§ DATA RECORDS:
☆ ☆ ☆ ☆ ☆ ☆ ☆

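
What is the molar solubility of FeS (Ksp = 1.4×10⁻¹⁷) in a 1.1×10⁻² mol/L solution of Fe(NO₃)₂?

1.3×10⁻¹⁵ M

FeS(s) ⇌ Fe²⁺(aq) + S²⁻(aq)
The solution already contains Fe²⁺ at 1.1×10⁻² mol/L. Let s be the molar solubility of FeS.
[Fe²⁺] ≈ 1.1×10⁻² mol/L (common ion dominates); [S²⁻] = s.
Ksp = [Fe²⁺][S²⁻] = (1.1×10⁻²)s
s = 1.4×10⁻¹⁷ / (1.1×10⁻²) = 1.3×10⁻¹⁵
s = 1.3×10⁻¹⁵ mol/L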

☆ ☆ ☆ ☆ ☆ ☆ ☆

§ TASK DETAILS: Give back the data above word for word.

§ TASK RESULT:
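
What is the molar solubility of FeS (Ksp = 1.4×10⁻¹⁷) in a 1.1×10⁻² mol/L solution of Fe(NO₃)₂?

1.3×10⁻¹⁵ M

FeS(s) ⇌ Fe²⁺(aq) + S²⁻(aq)
The solution already contains Fe²⁺ at 1.1×10⁻² mol/L. Let s be the molar solubility of FeS.
[Fe²⁺] ≈ 1.1×10⁻² mol/L (common ion dominates); [S²⁻] = s.
Ksp = [Fe²⁺][S²⁻] = (1.1×10⁻²)s
s = 1.4×10⁻¹⁷ / (1.1×10⁻²) = 1.3×10⁻¹⁵
s = 1.3×10⁻¹⁵ mol/L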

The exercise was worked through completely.